Records for processing:
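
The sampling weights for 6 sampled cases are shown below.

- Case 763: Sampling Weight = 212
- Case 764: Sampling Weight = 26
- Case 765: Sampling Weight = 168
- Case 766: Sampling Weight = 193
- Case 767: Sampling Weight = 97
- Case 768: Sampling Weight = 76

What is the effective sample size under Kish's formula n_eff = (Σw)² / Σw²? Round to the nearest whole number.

Σ wᵢ = 212 + 26 + 168 + 193 + 97 + 76 = 772
Σ wᵢ² = 44944 + 676 + 28224 + 37249 + 9409 + 5776 = 126278
n_eff = 772² / 126278 = 595984 / 126278 = 4.7196186

5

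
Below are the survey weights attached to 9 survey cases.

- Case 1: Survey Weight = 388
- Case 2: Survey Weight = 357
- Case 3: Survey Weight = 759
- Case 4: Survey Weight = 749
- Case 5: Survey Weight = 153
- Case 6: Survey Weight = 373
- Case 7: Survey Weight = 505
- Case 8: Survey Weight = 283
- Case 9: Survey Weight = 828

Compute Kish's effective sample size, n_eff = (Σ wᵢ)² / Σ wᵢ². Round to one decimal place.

7.4

Σ wᵢ = 4395
Σ wᵢ² = 150544 + 127449 + 576081 + 561001 + 23409 + 139129 + 255025 + 80089 + 685584 = 2598311
n_eff = 4395² / 2598311 = 19316025 / 2598311 = 7.4340697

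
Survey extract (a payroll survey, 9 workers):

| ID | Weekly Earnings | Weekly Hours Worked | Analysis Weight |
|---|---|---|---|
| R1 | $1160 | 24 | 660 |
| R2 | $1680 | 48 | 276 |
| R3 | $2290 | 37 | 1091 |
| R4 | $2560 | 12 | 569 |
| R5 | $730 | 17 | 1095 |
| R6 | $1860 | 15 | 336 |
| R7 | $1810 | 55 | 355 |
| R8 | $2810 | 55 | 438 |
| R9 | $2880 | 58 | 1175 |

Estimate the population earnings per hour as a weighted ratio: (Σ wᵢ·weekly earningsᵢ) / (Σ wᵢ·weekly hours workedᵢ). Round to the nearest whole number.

56

Σ wᵢ·y = 1160×660 + 1680×276 + 2290×1091 + 2560×569 + 730×1095 + 1860×336 + 1810×355 + 2810×438 + 2880×1175
  = 765600 + 463680 + 2498390 + 1456640 + 799350 + 624960 + 642550 + 1230780 + 3384000 = 11865950
Σ wᵢ·x = 24×660 + 48×276 + 37×1091 + 12×569 + 17×1095 + 15×336 + 55×355 + 55×438 + 58×1175
  = 15840 + 13248 + 40367 + 6828 + 18615 + 5040 + 19525 + 24090 + 68150 = 211703
Ratio = 11865950 / 211703 = 56.049985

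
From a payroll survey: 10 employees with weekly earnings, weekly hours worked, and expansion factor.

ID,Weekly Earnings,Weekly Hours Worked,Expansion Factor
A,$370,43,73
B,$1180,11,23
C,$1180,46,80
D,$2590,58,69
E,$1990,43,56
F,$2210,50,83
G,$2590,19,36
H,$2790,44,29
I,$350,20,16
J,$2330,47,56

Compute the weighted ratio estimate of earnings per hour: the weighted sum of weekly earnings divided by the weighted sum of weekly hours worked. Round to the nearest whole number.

Σ wᵢ·y = 370×73 + 1180×23 + 1180×80 + 2590×69 + 1990×56 + 2210×83 + 2590×36 + 2790×29 + 350×16 + 2330×56
  = 27010 + 27140 + 94400 + 178710 + 111440 + 183430 + 93240 + 80910 + 5600 + 130480 = 932360
Σ wᵢ·x = 22544
Ratio = 932360 / 22544 = 41.357346

41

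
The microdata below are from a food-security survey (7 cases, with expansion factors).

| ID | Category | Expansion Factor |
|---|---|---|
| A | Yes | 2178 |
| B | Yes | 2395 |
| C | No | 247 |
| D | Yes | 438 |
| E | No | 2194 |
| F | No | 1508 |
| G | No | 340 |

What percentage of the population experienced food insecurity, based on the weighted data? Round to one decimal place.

53.9

Sum of weights for 'Yes' = 2178 + 2395 + 438 = 5011
Total weight = 2178 + 2395 + 247 + 438 + 2194 + 1508 + 340 = 9300
Weighted proportion = 5011 / 9300 = 0.5388172 → 53.88172%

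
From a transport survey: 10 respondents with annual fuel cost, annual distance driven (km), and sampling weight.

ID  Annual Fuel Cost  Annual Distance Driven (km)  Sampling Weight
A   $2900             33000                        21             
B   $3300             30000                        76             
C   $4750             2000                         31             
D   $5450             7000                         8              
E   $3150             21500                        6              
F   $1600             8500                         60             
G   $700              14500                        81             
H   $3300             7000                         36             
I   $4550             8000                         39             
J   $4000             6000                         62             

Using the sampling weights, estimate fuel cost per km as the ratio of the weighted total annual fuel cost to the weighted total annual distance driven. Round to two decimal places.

0.21

Σ wᵢ·y = 1218400
Σ wᵢ·x = 33000×21 + 30000×76 + 2000×31 + 7000×8 + 21500×6 + 8500×60 + 14500×81 + 7000×36 + 8000×39 + 6000×62
  = 693000 + 2280000 + 62000 + 56000 + 129000 + 510000 + 1174500 + 252000 + 312000 + 372000 = 5840500
Ratio = 1218400 / 5840500 = 0.20861228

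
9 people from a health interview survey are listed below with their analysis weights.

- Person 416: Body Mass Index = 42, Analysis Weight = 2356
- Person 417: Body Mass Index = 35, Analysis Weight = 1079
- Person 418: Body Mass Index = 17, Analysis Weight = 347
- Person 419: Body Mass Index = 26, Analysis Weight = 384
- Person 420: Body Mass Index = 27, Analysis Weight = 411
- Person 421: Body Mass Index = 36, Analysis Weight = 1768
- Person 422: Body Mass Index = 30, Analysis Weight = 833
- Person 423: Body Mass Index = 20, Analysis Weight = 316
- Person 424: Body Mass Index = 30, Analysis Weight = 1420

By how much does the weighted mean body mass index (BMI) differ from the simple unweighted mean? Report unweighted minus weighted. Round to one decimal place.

Unweighted sum = 42 + 35 + 17 + 26 + 27 + 36 + 30 + 20 + 30 = 263
Unweighted mean = 263 / 9 = 29.222222
Weighted sum = 42×2356 + 35×1079 + 17×347 + 26×384 + 27×411 + 36×1768 + 30×833 + 20×316 + 30×1420
  = 98952 + 37765 + 5899 + 9984 + 11097 + 63648 + 24990 + 6320 + 42600 = 301255
Sum of weights = 2356 + 1079 + 347 + 384 + 411 + 1768 + 833 + 316 + 1420 = 8914
Weighted mean = 301255 / 8914 = 33.795715
Difference (unweighted minus weighted) = -4.5734924

-4.6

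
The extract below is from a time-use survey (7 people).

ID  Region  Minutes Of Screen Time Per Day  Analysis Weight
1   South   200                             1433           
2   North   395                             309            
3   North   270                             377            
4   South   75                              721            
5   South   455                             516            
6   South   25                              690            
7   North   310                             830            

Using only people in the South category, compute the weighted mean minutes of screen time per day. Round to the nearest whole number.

South rows: 1, 4, 5, 6
Weighted sum = 200×1433 + 75×721 + 455×516 + 25×690
  = 286600 + 54075 + 234780 + 17250 = 592705
Sum of weights = 1433 + 721 + 516 + 690 = 3360
Weighted mean = 592705 / 3360 = 176.4003

176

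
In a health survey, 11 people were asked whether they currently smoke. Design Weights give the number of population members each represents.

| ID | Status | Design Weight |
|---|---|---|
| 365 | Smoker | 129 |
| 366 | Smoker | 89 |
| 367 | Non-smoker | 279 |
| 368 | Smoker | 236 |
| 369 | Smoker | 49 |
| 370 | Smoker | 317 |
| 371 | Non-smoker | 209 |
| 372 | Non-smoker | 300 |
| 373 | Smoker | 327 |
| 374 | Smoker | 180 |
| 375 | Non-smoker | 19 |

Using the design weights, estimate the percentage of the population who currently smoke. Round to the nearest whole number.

62

Sum of weights for 'Smoker' = 129 + 89 + 236 + 49 + 317 + 327 + 180 = 1327
Total weight = 129 + 89 + 279 + 236 + 49 + 317 + 209 + 300 + 327 + 180 + 19 = 2134
Weighted proportion = 1327 / 2134 = 0.62183693 → 62.183693%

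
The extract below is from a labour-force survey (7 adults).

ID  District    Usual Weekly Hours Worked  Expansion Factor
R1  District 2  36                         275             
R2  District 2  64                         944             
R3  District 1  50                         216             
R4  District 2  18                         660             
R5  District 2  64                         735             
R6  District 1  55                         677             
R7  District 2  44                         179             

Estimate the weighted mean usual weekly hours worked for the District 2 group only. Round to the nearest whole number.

49

District 2 rows: R1, R2, R4, R5, R7
Weighted sum = 36×275 + 64×944 + 18×660 + 64×735 + 44×179
  = 9900 + 60416 + 11880 + 47040 + 7876 = 137112
Sum of weights = 275 + 944 + 660 + 735 + 179 = 2793
Weighted mean = 137112 / 2793 = 49.0913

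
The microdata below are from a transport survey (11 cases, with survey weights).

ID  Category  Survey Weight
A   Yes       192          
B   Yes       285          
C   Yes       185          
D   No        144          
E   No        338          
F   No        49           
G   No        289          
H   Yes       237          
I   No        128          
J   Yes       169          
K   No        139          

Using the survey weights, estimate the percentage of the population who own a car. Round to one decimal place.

49.6

Sum of weights for 'Yes' = 192 + 285 + 185 + 237 + 169 = 1068
Total weight = 192 + 285 + 185 + 144 + 338 + 49 + 289 + 237 + 128 + 169 + 139 = 2155
Weighted proportion = 1068 / 2155 = 0.49559165 → 49.559165%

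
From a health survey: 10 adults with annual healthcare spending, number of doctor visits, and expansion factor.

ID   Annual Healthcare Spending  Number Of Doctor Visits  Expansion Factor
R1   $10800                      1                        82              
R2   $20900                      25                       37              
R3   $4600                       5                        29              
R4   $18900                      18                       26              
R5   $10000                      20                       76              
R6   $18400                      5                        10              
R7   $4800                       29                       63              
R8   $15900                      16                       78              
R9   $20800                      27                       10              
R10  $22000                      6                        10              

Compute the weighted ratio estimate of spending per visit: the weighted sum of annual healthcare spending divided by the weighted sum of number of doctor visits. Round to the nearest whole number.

788

Σ wᵢ·y = 5198300
Σ wᵢ·x = 1×82 + 25×37 + 5×29 + 18×26 + 20×76 + 5×10 + 29×63 + 16×78 + 27×10 + 6×10
  = 82 + 925 + 145 + 468 + 1520 + 50 + 1827 + 1248 + 270 + 60 = 6595
Ratio = 5198300 / 6595 = 788.21835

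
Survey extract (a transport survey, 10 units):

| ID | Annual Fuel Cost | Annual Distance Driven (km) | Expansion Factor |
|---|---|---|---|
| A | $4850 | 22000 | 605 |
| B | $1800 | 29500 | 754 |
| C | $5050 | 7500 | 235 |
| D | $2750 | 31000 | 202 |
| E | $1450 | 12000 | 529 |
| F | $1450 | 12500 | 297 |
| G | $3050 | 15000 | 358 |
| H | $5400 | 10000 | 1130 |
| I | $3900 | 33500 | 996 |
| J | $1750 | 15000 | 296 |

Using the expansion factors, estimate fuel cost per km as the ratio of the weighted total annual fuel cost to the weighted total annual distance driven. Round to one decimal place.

0.2

Σ wᵢ·y = 4850×605 + 1800×754 + 5050×235 + 2750×202 + 1450×529 + 1450×297 + 3050×358 + 5400×1130 + 3900×996 + 1750×296
  = 2934250 + 1357200 + 1186750 + 555500 + 767050 + 430650 + 1091900 + 6102000 + 3884400 + 518000 = 18827700
Σ wᵢ·x = 22000×605 + 29500×754 + 7500×235 + 31000×202 + 12000×529 + 12500×297 + 15000×358 + 10000×1130 + 33500×996 + 15000×296
  = 13310000 + 22243000 + 1762500 + 6262000 + 6348000 + 3712500 + 5370000 + 11300000 + 33366000 + 4440000 = 108114000
Ratio = 18827700 / 108114000 = 0.17414673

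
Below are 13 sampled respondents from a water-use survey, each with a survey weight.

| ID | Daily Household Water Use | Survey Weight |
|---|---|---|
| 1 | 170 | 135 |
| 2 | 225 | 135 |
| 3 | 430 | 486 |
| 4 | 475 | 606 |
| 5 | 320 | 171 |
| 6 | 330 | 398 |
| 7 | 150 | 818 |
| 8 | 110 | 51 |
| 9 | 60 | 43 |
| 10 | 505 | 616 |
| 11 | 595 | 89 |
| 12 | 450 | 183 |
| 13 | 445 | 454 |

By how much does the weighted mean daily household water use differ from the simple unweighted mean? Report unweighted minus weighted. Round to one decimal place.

-34.1

Unweighted sum = 4265
Unweighted mean = 4265 / 13 = 328.07692
Weighted sum = 1515520
Sum of weights = 4185
Weighted mean = 1515520 / 4185 = 362.13142
Difference (unweighted minus weighted) = -34.054499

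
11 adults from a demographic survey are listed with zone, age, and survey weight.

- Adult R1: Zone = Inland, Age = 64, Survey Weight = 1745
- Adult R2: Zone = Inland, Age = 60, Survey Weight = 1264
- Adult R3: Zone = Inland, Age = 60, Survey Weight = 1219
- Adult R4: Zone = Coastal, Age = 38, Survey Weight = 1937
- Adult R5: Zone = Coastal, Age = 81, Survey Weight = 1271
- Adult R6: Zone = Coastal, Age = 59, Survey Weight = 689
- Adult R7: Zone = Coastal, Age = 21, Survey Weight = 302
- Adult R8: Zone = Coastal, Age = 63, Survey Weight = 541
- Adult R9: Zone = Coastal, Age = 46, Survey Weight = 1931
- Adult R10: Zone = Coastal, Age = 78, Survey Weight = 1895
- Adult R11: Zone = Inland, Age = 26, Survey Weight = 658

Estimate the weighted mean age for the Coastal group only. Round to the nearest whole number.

58

Coastal rows: R4, R5, R6, R7, R8, R9, R10
Weighted sum = 38×1937 + 81×1271 + 59×689 + 21×302 + 63×541 + 46×1931 + 78×1895
  = 73606 + 102951 + 40651 + 6342 + 34083 + 88826 + 147810 = 494269
Sum of weights = 8566
Weighted mean = 494269 / 8566 = 57.701261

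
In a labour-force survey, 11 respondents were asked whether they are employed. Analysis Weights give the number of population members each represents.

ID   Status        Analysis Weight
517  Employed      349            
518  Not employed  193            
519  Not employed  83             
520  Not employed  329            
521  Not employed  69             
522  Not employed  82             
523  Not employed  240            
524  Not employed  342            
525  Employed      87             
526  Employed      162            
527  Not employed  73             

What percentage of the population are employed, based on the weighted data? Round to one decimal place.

Sum of weights for 'Employed' = 349 + 87 + 162 = 598
Total weight = 349 + 193 + 83 + 329 + 69 + 82 + 240 + 342 + 87 + 162 + 73 = 2009
Weighted proportion = 598 / 2009 = 0.29766053 → 29.766053%

29.8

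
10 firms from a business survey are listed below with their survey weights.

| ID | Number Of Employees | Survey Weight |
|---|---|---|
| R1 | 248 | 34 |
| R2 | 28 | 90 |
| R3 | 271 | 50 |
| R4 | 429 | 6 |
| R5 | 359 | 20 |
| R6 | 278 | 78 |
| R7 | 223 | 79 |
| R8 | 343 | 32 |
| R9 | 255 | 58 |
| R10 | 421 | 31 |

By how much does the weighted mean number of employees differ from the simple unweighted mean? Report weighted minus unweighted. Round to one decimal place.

-50.4

Unweighted sum = 2855
Unweighted mean = 2855 / 10 = 285.5
Weighted sum = 248×34 + 28×90 + 271×50 + 429×6 + 359×20 + 278×78 + 223×79 + 343×32 + 255×58 + 421×31
  = 8432 + 2520 + 13550 + 2574 + 7180 + 21684 + 17617 + 10976 + 14790 + 13051 = 112374
Sum of weights = 478
Weighted mean = 112374 / 478 = 235.09205
Difference (weighted minus unweighted) = -50.40795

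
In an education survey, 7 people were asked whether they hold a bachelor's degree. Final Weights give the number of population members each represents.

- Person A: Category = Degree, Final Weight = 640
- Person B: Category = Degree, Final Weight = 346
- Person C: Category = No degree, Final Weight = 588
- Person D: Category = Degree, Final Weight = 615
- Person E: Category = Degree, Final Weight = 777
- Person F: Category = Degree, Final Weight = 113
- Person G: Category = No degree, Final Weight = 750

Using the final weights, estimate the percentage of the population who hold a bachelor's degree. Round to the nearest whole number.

65

Sum of weights for 'Degree' = 640 + 346 + 615 + 777 + 113 = 2491
Total weight = 640 + 346 + 588 + 615 + 777 + 113 + 750 = 3829
Weighted proportion = 2491 / 3829 = 0.6505615 → 65.05615%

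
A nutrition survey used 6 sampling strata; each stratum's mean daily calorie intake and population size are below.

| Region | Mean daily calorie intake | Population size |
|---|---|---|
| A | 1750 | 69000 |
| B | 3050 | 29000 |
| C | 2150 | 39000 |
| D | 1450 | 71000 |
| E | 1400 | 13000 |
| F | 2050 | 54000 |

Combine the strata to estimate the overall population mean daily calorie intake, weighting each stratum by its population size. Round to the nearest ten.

1910

Σ Nₕ·x̄ₕ = 1750×69000 + 3050×29000 + 2150×39000 + 1450×71000 + 1400×13000 + 2050×54000
  = 120750000 + 88450000 + 83850000 + 102950000 + 18200000 + 110700000 = 524900000
Σ Nₕ = 275000
Overall mean = 524900000 / 275000 = 1908.7273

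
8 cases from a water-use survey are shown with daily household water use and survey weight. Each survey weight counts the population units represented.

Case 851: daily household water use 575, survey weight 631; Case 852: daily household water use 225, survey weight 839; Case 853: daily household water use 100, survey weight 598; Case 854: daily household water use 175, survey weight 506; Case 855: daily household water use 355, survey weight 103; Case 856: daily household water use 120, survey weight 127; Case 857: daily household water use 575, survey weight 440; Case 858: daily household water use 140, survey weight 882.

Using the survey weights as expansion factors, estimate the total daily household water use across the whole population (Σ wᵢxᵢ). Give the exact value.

1128235

Weighted total = 575×631 + 225×839 + 100×598 + 175×506 + 355×103 + 120×127 + 575×440 + 140×882
  = 362825 + 188775 + 59800 + 88550 + 36565 + 15240 + 253000 + 123480 = 1128235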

Instructions for the task: Copy the lines above exactly. Start with the line containing "- Case 3: Survey Weight = 759", end with the line containing "- Case 9: Survey Weight = 828", and include both.

Problem solution:
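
- Case 3: Survey Weight = 759
- Case 4: Survey Weight = 749
- Case 5: Survey Weight = 153
- Case 6: Survey Weight = 373
- Case 7: Survey Weight = 505
- Case 8: Survey Weight = 283
- Case 9: Survey Weight = 828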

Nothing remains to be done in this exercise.